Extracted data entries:

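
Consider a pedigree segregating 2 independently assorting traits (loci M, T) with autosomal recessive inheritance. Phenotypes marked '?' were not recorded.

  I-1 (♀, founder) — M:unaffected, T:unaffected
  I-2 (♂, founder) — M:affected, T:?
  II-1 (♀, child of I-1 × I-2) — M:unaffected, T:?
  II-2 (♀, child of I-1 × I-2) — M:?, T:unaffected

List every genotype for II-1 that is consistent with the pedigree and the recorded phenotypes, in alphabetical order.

II-1 ∈ {Mm TT, Mm Tt, Mm tt}

M/I-1 un ·: MM|Mm
M/I-2 aff ·: mm
M/II-1 un I-1×I-2: Mm
M/II-2 ? I-1×I-2: Mm|mm
⇒ M over [I-1,I-2,II-1,II-2]: 3 consistent
T/I-1 un ·: TT|Tt
T/I-2 ? ·: TT|Tt|tt
T/II-1 ? I-1×I-2: TT|Tt|tt
T/II-2 un I-1×I-2: TT|Tt
⇒ T over [I-1,I-2,II-1,II-2]: 18 consistent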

ACTIVITY:
Without altering a single word, set down all the entries again.

RESPONSE TO THIS EXERCISE:
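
Consider a pedigree segregating 2 independently assorting traits (loci M, T) with autosomal recessive inheritance. Phenotypes marked '?' were not recorded.

  I-1 (♀, founder) — M:unaffected, T:unaffected
  I-2 (♂, founder) — M:affected, T:?
  II-1 (♀, child of I-1 × I-2) — M:unaffected, T:?
  II-2 (♀, child of I-1 × I-2) — M:?, T:unaffected

List every genotype for II-1 that is consistent with the pedigree and the recorded phenotypes, in alphabetical order.

II-1 ∈ {Mm TT, Mm Tt, Mm tt}

M/I-1 un ·: MM|Mm
M/I-2 aff ·: mm
M/II-1 un I-1×I-2: Mm
M/II-2 ? I-1×I-2: Mm|mm
⇒ M over [I-1,I-2,II-1,II-2]: 3 consistent
T/I-1 un ·: TT|Tt
T/I-2 ? ·: TT|Tt|tt
T/II-1 ? I-1×I-2: TT|Tt|tt
T/II-2 un I-1×I-2: TT|Tt
⇒ T over [I-1,I-2,II-1,II-2]: 18 consistent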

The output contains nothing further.